• WHAT NEEDS TO BE DONE: Show all lines from the data that include the word "Derivative".

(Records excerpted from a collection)
========================
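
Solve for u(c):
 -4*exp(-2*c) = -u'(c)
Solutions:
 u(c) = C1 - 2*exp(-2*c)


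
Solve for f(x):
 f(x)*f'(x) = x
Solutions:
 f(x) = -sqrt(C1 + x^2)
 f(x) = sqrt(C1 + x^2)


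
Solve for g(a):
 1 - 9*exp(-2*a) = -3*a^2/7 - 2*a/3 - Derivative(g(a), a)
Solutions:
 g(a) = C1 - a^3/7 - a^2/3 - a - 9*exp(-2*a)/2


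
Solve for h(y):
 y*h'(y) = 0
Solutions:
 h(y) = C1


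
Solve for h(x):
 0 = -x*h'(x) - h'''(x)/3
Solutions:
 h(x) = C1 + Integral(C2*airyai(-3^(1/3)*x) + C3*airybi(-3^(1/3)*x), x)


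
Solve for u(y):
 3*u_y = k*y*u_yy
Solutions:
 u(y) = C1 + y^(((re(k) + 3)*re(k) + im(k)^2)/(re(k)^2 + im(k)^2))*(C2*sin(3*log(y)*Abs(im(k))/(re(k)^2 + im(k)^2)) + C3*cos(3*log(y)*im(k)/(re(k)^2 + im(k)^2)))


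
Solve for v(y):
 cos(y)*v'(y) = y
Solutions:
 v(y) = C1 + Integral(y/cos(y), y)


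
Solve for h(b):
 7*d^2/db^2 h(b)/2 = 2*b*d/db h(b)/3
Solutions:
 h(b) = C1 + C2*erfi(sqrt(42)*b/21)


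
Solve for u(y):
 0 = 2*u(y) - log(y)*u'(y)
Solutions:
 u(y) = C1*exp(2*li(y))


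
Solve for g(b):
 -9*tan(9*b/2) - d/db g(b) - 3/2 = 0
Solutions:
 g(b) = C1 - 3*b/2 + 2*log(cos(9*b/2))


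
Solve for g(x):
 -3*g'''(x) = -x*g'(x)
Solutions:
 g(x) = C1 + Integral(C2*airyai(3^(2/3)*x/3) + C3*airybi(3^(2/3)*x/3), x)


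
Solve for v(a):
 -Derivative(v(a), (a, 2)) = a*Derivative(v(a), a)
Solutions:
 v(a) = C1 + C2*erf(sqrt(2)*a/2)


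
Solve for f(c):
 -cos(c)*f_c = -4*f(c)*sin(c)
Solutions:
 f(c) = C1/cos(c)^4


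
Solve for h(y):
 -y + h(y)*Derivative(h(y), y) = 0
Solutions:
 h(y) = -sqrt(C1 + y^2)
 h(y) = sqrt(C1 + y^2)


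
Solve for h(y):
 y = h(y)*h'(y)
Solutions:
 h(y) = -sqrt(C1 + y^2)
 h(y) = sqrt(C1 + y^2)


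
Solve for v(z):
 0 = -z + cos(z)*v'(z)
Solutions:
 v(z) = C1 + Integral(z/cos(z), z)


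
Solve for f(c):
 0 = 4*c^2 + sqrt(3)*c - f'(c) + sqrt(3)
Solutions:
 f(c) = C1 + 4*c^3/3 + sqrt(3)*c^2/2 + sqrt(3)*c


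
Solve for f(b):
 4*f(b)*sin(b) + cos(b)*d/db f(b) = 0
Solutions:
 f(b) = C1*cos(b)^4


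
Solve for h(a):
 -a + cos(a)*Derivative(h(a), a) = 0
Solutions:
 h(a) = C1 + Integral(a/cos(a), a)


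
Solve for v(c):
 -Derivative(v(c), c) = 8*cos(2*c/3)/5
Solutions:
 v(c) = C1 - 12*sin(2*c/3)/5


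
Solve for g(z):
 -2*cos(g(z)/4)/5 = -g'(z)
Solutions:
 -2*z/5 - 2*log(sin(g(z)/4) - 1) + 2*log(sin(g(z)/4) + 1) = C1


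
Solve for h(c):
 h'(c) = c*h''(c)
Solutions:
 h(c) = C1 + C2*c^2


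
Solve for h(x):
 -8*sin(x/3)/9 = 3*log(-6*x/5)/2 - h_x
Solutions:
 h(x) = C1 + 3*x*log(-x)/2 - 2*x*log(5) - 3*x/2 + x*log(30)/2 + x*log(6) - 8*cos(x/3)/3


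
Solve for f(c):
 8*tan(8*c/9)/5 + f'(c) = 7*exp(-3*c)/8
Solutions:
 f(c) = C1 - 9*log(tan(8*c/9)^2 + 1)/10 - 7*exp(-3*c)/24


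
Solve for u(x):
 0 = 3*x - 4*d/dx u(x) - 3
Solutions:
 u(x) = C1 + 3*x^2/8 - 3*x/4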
========================
• EXERCISE OUTPUT:
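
 1 - 9*exp(-2*a) = -3*a^2/7 - 2*a/3 - Derivative(g(a), a)
 -Derivative(v(a), (a, 2)) = a*Derivative(v(a), a)
 -y + h(y)*Derivative(h(y), y) = 0
 -a + cos(a)*Derivative(h(a), a) = 0
 -Derivative(v(c), c) = 8*cos(2*c/3)/5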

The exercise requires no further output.